* PROBLEM TO WORK ON
The material below holds a span beginning at the line with "A 5×5 grid holds agents of two types, R" and ending at the line with "Each agent considers the". Quote that span exactly, both ends included, and only that span.

* RECORDS FOR THIS TASK
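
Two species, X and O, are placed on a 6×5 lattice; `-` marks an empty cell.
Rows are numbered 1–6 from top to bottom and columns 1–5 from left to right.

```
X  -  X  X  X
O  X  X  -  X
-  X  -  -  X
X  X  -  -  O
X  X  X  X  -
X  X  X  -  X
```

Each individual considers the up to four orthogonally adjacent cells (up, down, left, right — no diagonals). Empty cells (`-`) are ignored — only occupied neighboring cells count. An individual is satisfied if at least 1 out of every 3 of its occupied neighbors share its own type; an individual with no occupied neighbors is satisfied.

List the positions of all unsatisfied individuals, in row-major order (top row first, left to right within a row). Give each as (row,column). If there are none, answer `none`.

(1,1), (2,1), (4,5)

Row 1: (1,1)X 0/1 not · (1,3)X 2/2 satisfied · (1,4)X 2/2 satisfied · (1,5)X 2/2 satisfied
Row 2: (2,1)O 0/2 not · (2,2)X 2/3 satisfied · (2,3)X 2/2 satisfied · (2,5)X 2/2 satisfied
Row 3: (3,2)X 2/2 satisfied · (3,5)X 1/2 satisfied
Row 4: (4,1)X 2/2 satisfied · (4,2)X 3/3 satisfied · (4,5)O 0/1 not
Row 5: (5,1)X 3/3 satisfied · (5,2)X 4/4 satisfied · (5,3)X 3/3 satisfied · (5,4)X 1/1 satisfied
Row 6: (6,1)X 2/2 satisfied · (6,2)X 3/3 satisfied · (6,3)X 2/2 satisfied · (6,5)X 0/0 satisfied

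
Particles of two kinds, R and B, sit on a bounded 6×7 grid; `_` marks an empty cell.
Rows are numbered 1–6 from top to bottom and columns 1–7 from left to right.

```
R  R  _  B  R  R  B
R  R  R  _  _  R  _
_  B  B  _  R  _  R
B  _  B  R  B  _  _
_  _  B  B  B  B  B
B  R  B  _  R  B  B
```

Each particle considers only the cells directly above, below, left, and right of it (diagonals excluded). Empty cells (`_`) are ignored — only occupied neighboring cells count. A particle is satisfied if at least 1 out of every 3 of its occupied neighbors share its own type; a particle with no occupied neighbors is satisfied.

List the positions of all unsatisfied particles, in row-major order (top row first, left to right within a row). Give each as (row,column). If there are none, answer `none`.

Row 1: (1,1)R 2/2 ok · (1,2)R 2/2 ok · (1,4)B 0/1 unhappy · (1,5)R 1/2 ok · (1,6)R 2/3 ok · (1,7)B 0/1 unhappy
Row 2: (2,1)R 2/2 ok · (2,2)R 3/4 ok · (2,3)R 1/2 ok · (2,6)R 1/1 ok
Row 3: (3,2)B 1/2 ok · (3,3)B 2/3 ok · (3,5)R 0/1 unhappy · (3,7)R 0/0 ok
Row 4: (4,1)B 0/0 ok · (4,3)B 2/3 ok · (4,4)R 0/3 unhappy · (4,5)B 1/3 ok
Row 5: (5,3)B 3/3 ok · (5,4)B 2/3 ok · (5,5)B 3/4 ok · (5,6)B 3/3 ok · (5,7)B 2/2 ok
Row 6: (6,1)B 0/1 unhappy · (6,2)R 0/2 unhappy · (6,3)B 1/2 ok · (6,5)R 0/2 unhappy · (6,6)B 2/3 ok · (6,7)B 2/2 ok

(1,4), (1,7), (3,5), (4,4), (6,1), (6,2), (6,5)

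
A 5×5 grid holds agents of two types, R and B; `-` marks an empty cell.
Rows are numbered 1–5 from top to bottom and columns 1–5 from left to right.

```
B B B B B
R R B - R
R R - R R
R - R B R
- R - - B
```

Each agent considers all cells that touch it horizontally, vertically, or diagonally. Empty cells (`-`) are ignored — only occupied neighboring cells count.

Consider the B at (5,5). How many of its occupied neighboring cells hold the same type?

1

Occupied neighbors of (5,5): (4,4)=B, (4,5)=R.
Same type (B): 1 of 2.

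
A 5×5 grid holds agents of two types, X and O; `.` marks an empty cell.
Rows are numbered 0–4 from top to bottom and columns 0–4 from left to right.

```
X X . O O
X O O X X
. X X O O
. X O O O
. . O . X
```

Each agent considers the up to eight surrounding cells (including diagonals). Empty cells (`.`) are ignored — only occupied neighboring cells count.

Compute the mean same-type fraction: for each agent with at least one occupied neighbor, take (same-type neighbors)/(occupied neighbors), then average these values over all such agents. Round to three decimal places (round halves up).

Row 0: (0,0)X 2/3 · (0,1)X 2/4 · (0,3)O 2/4 · (0,4)O 1/3
Row 1: (1,0)X 3/4 · (1,1)O 1/6 · (1,2)O 3/7 · (1,3)X 2/7 · (1,4)X 1/5
Row 2: (2,1)X 3/6 · (2,2)X 3/8 · (2,3)O 5/8 · (2,4)O 3/5
Row 3: (3,1)X 2/4 · (3,2)O 3/6 · (3,3)O 5/7 · (3,4)O 3/4
Row 4: (4,2)O 2/3 · (4,4)X 0/2
Sum over 19 agents: 2/3 + 2/4 + 2/4 + 1/3 + 3/4 + 1/6 + 3/7 + 2/7 + 1/5 + 3/6 + 3/8 + 5/8 + 3/5 + 2/4 + 3/6 + 5/7 + 3/4 + 2/3 + 0/2 = 1903/210; mean = 1903/210 ÷ 19 = 1903/3990 = 0.476942… → 0.477.

0.477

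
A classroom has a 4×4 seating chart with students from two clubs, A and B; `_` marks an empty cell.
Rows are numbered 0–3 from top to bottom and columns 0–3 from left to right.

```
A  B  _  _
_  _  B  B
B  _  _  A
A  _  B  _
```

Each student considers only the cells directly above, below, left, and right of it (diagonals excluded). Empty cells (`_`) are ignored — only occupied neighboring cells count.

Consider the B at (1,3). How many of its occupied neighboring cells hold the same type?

1

Occupied neighbors of (1,3): (2,3)=A, (1,2)=B.
Same type (B): 1 of 2.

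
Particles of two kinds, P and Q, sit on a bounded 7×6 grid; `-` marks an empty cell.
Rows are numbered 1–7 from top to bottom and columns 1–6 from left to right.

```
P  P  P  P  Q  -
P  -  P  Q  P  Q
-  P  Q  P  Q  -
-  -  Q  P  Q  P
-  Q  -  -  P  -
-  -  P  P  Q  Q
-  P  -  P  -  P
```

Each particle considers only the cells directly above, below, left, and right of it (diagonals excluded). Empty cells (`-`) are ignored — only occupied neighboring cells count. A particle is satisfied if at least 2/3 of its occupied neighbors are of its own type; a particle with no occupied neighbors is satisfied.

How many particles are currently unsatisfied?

18

(1,1)P 2/2 satisfied
(1,2)P 2/2 satisfied
(1,3)P 3/3 satisfied
(1,4)P 1/3 not
(1,5)Q 0/2 not
(2,1)P 1/1 satisfied
(2,3)P 1/3 not
(2,4)Q 0/4 not
(2,5)P 0/4 not
(2,6)Q 0/1 not
(3,2)P 0/1 not
(3,3)Q 1/4 not
(3,4)P 1/4 not
(3,5)Q 1/3 not
(4,3)Q 1/2 not
(4,4)P 1/3 not
(4,5)Q 1/4 not
(4,6)P 0/1 not
(5,2)Q 0/0 satisfied
(5,5)P 0/2 not
(6,3)P 1/1 satisfied
(6,4)P 2/3 satisfied
(6,5)Q 1/3 not
(6,6)Q 1/2 not
(7,2)P 0/0 satisfied
(7,4)P 1/1 satisfied
(7,6)P 0/1 not
Unsatisfied: (1,4), (1,5), (2,3), (2,4), (2,5), (2,6), (3,2), (3,3), (3,4), (3,5), (4,3), (4,4), (4,5), (4,6), (5,5), (6,5), (6,6), (7,6) — 18 in total.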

* TASK ANSWER
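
A 5×5 grid holds agents of two types, R and B; `-` marks an empty cell.
Rows are numbered 1–5 from top to bottom and columns 1–5 from left to right.

```
B B B B B
R R B - R
R R - R R
R - R B R
- R - - B
```

Each agent considers all cells that touch it horizontally, vertically, or diagonally. Empty cells (`-`) are ignored — only occupied neighboring cells count.

Consider the B at (5,5). How many of its occupied neighboring cells hold the same type?

1

Occupied neighbors of (5,5): (4,4)=B, (4,5)=R.
Same type (B): 1 of 2.

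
A 5×5 grid holds agents of two types, X and O; `.` marks an empty cell.
Rows are numbered 0–4 from top to bottom and columns 0–4 from left to right.

```
X X . O O
X O O X X
. X X O O
. X O O O
. . O . X
```

Each agent considers the up to eight surrounding cells (including diagonals). Empty cells (`.`) are ignored — only occupied neighboring cells count.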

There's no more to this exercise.